Excerpts from a dataset:
|---|

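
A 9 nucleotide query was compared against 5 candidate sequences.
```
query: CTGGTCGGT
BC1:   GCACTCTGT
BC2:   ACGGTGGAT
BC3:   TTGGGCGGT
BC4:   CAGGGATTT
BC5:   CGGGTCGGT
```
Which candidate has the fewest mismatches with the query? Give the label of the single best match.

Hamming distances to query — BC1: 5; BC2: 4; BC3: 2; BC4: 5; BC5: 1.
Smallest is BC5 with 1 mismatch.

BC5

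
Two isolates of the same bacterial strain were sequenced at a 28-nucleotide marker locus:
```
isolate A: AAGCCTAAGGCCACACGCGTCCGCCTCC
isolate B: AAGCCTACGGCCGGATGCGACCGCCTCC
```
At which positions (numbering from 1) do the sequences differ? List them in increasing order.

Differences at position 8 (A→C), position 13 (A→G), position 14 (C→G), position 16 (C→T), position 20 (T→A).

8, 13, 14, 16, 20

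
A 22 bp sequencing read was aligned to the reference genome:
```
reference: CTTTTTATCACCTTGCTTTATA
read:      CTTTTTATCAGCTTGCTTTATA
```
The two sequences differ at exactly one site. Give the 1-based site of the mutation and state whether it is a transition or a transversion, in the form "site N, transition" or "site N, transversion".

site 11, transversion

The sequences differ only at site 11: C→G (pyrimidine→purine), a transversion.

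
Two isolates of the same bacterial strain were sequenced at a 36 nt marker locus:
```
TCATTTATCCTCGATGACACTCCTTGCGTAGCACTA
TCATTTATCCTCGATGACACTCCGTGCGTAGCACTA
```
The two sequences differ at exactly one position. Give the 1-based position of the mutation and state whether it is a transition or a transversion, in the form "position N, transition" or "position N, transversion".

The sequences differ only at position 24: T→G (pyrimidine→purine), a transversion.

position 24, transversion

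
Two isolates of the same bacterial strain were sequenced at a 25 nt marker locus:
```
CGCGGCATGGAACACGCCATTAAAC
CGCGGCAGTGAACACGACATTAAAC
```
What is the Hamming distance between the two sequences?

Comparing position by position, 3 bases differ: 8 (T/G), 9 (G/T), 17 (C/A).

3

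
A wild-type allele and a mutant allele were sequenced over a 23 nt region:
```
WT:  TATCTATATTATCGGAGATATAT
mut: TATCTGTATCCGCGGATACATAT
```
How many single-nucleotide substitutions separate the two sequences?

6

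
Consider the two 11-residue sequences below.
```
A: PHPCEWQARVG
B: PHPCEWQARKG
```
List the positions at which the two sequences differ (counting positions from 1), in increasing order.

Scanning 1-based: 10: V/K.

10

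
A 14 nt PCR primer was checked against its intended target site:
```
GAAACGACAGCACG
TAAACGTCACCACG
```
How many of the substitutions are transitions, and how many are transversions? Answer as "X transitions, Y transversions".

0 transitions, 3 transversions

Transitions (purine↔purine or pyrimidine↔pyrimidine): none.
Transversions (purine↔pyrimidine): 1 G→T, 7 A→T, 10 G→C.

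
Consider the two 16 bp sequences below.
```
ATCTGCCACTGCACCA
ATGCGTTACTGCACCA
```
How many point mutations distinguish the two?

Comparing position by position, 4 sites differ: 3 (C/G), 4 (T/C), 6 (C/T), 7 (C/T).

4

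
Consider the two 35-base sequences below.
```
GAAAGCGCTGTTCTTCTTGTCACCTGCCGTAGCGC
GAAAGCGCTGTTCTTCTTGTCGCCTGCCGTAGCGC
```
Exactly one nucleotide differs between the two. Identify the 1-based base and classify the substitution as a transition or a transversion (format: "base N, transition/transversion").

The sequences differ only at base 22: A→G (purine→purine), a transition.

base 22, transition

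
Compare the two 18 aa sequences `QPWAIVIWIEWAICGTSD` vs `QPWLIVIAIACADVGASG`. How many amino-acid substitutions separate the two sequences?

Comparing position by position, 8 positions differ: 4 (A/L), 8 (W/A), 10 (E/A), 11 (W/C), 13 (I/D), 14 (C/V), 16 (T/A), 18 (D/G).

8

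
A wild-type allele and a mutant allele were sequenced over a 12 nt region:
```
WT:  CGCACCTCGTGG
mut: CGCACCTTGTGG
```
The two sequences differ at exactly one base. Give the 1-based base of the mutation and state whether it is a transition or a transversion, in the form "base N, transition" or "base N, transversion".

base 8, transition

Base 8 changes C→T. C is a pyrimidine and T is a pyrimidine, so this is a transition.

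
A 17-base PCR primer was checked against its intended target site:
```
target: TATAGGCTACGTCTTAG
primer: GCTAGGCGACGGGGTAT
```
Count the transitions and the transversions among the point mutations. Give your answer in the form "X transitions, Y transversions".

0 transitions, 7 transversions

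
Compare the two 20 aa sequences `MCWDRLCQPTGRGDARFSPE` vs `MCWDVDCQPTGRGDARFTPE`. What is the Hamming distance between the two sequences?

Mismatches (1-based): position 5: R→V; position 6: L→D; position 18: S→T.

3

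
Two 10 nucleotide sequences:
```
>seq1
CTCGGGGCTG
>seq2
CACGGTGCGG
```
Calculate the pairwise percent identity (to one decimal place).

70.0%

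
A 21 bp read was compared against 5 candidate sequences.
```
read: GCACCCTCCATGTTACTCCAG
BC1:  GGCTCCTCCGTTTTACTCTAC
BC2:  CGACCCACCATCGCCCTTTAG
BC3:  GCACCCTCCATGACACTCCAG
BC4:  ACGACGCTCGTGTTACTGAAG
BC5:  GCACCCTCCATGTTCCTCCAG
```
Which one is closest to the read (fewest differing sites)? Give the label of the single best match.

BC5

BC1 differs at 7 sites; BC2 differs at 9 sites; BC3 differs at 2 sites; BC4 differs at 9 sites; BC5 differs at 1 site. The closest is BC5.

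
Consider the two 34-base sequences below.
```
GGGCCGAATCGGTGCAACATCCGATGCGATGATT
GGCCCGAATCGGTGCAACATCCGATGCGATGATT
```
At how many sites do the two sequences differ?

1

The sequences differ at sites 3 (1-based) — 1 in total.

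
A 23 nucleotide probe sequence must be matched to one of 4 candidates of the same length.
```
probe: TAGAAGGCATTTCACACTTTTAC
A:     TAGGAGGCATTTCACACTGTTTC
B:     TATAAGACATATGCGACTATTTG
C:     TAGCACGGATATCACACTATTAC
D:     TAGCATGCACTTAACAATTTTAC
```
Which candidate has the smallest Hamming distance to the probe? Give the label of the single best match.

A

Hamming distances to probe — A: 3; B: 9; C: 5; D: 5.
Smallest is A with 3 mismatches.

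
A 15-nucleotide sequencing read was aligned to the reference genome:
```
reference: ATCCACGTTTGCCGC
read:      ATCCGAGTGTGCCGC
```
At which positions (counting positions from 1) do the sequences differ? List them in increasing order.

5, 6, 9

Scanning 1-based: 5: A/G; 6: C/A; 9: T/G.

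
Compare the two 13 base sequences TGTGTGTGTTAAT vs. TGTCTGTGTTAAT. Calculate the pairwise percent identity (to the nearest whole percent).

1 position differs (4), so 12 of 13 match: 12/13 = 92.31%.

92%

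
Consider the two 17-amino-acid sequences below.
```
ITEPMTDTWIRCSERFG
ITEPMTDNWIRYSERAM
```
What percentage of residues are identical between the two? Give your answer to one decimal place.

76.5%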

|---|

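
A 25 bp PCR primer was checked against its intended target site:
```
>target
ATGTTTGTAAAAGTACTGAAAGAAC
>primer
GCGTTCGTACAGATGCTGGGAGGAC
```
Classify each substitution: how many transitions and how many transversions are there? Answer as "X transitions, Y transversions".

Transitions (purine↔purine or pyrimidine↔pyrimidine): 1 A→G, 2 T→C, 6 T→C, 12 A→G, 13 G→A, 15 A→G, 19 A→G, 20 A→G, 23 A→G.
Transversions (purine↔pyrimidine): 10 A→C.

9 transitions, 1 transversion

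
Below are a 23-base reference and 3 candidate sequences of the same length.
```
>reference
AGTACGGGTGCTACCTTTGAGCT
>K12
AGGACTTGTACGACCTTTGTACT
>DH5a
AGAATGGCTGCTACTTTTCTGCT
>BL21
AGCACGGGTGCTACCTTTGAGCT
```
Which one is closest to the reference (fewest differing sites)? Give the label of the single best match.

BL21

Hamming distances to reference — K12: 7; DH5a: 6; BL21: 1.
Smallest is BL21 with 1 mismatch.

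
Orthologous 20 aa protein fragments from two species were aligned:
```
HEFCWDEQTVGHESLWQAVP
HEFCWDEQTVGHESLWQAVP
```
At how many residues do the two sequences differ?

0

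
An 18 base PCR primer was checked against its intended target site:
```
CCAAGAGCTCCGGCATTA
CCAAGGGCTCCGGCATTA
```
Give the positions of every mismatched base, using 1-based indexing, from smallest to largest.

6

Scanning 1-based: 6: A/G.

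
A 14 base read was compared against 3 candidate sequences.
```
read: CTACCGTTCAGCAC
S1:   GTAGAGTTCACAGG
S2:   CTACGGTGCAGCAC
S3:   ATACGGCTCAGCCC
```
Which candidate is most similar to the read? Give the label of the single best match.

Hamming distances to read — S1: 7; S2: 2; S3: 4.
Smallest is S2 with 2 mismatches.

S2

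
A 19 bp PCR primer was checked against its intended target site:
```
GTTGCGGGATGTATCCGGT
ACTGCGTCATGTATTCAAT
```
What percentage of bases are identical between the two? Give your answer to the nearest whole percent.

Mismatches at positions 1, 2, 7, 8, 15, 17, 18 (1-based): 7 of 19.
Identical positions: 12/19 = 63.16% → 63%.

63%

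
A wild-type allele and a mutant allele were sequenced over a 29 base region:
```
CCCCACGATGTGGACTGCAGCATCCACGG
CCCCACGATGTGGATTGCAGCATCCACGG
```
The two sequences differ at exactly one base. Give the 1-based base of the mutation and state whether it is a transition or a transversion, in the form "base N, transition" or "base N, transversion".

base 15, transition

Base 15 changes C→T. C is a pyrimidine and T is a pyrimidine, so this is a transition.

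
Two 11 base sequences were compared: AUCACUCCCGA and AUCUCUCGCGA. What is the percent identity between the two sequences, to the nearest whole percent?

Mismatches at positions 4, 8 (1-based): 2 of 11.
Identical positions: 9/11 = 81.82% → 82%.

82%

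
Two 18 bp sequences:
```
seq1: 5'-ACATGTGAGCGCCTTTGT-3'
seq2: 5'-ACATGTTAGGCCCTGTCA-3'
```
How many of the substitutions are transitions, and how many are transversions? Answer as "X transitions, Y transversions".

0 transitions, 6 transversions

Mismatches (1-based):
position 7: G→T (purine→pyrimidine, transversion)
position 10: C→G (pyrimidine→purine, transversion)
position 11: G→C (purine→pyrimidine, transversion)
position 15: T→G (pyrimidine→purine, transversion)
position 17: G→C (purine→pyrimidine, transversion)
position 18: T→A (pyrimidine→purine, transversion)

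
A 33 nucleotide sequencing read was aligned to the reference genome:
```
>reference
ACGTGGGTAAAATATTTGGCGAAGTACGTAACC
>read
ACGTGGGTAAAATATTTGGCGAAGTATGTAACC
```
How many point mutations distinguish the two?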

|---|

* **Brief**
Your answer should consist of the lines above that hold the word "sequenced".

* **Task answer**
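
Two isolates of the same bacterial strain were sequenced at a 28-nucleotide marker locus:
Two isolates of the same bacterial strain were sequenced at a 36 nt marker locus:
Two isolates of the same bacterial strain were sequenced at a 25 nt marker locus:
A wild-type allele and a mutant allele were sequenced over a 23 nt region:
A wild-type allele and a mutant allele were sequenced over a 12 nt region:
A wild-type allele and a mutant allele were sequenced over a 29 base region: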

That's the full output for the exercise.